EXERCISE GOAL:
From the entries, filter out every line that lacks "equilibrate" and copy the rest.

SOURCE MATERIAL:

════════

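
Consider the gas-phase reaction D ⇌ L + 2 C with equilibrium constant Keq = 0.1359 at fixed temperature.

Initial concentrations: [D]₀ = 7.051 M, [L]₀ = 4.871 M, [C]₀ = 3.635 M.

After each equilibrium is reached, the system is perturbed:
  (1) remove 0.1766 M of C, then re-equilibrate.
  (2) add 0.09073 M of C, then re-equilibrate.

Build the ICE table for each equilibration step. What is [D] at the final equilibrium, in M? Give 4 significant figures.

[D]_eq = 8.533 M

Q₀ = 9.128 vs Keq = 0.1359 ⇒ Q>K, reverse
Step 1:
                    D           L           C
  I             7.051       4.871       3.635
  C             1.523      -1.523      -3.045
  E             8.574       3.348      0.5899
  solve Keq expr → x = -1.523; check Q = 0.1359
Then remove 0.1766 M of C.
Step 2:
                    D           L           C
  I             8.574       3.348      0.4133
  C          -0.08328     0.08328      0.1666
  E              8.49       3.432      0.5798
  solve Keq expr → x = 0.08328; check Q = 0.1359
Then add 0.09073 M of C.
Step 3:
                    D           L           C
  I              8.49       3.432      0.6706
  C           0.04281    -0.04281    -0.08561
  E             8.533       3.389       0.585
  solve Keq expr → x = -0.04281; check Q = 0.1359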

════════

EXERCISE RESULT:
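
  (1) remove 0.1766 M of C, then re-equilibrate.
  (2) add 0.09073 M of C, then re-equilibrate.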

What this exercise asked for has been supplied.